Stored data
-*-*-
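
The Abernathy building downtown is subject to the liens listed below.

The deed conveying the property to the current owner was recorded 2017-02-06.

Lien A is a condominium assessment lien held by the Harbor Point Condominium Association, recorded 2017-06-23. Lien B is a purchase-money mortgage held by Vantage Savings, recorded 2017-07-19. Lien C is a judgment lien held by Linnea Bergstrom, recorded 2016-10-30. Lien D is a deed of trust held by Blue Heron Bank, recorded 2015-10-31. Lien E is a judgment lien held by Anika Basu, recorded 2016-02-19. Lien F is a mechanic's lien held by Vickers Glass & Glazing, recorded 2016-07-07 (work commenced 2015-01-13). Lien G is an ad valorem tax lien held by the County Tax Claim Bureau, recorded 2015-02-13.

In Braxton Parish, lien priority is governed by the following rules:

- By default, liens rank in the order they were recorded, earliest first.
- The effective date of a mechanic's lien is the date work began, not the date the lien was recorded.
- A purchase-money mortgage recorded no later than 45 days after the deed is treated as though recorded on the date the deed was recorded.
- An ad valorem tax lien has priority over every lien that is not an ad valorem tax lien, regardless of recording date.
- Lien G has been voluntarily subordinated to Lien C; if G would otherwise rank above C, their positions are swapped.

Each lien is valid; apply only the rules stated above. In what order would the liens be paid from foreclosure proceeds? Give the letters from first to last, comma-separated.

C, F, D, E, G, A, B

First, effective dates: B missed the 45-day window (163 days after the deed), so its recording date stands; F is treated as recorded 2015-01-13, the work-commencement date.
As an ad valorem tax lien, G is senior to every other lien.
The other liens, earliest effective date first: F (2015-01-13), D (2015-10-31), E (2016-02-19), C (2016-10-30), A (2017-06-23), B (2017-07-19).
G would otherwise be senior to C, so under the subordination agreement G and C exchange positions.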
-*-*-
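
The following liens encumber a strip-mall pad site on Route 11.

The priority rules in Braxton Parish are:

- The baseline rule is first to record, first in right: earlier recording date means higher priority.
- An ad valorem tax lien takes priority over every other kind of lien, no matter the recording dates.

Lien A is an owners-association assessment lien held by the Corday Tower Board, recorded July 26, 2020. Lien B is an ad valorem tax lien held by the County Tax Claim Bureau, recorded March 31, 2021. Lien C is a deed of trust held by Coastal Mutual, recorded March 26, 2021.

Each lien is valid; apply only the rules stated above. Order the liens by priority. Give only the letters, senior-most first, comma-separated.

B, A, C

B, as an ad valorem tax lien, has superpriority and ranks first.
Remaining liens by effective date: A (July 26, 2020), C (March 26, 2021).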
-*-*-
AIM OF THE EXERCISE: Using the records above, copy word for word the line with "- By default, liens", the line with "- Lien G has", and every line between them.

SOLUTION TO THIS PROBLEM:
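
- By default, liens rank in the order they were recorded, earliest first.
- The effective date of a mechanic's lien is the date work began, not the date the lien was recorded.
- A purchase-money mortgage recorded no later than 45 days after the deed is treated as though recorded on the date the deed was recorded.
- An ad valorem tax lien has priority over every lien that is not an ad valorem tax lien, regardless of recording date.
- Lien G has been voluntarily subordinated to Lien C; if G would otherwise rank above C, their positions are swapped.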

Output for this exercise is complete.